• WHAT THE EXERCISE ASKS: Every record must be repeated precisely as it stands.

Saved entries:
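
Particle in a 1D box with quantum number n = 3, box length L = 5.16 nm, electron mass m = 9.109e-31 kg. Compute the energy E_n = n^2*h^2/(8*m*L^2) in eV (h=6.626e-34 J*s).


E = n^2 * h^2 / (8 * m * L^2)
= 3^2 * (6.626e-34)^2 / (8 * 9.109e-31 * (5.16e-9)^2)
= 9 * 4.3904e-67 / (8 * 9.109e-31 * 2.6626e-17)
= 2.0365e-20 J
= 0.1271 eV

0.1271


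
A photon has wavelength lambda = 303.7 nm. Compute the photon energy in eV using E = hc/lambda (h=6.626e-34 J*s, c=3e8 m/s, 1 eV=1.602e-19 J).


E = hc / lambda
= (6.626e-34)(3e8) / (303.7e-9)
= 1.9878e-25 / 3.0370e-07
= 6.5453e-19 J
Converting to eV: 6.5453e-19 / 1.602e-19
= 4.0857 eV

4.0857


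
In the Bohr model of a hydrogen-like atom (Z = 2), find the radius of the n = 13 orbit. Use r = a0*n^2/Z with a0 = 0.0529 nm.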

• TASK RESPONSE:
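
Particle in a 1D box with quantum number n = 3, box length L = 5.16 nm, electron mass m = 9.109e-31 kg. Compute the energy E_n = n^2*h^2/(8*m*L^2) in eV (h=6.626e-34 J*s).


E = n^2 * h^2 / (8 * m * L^2)
= 3^2 * (6.626e-34)^2 / (8 * 9.109e-31 * (5.16e-9)^2)
= 9 * 4.3904e-67 / (8 * 9.109e-31 * 2.6626e-17)
= 2.0365e-20 J
= 0.1271 eV

0.1271


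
A photon has wavelength lambda = 303.7 nm. Compute the photon energy in eV using E = hc/lambda (h=6.626e-34 J*s, c=3e8 m/s, 1 eV=1.602e-19 J).


E = hc / lambda
= (6.626e-34)(3e8) / (303.7e-9)
= 1.9878e-25 / 3.0370e-07
= 6.5453e-19 J
Converting to eV: 6.5453e-19 / 1.602e-19
= 4.0857 eV

4.0857


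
In the Bohr model of a hydrogen-like atom (Z = 2), find the radius of the n = 13 orbit. Use r = a0*n^2/Z with a0 = 0.0529 nm.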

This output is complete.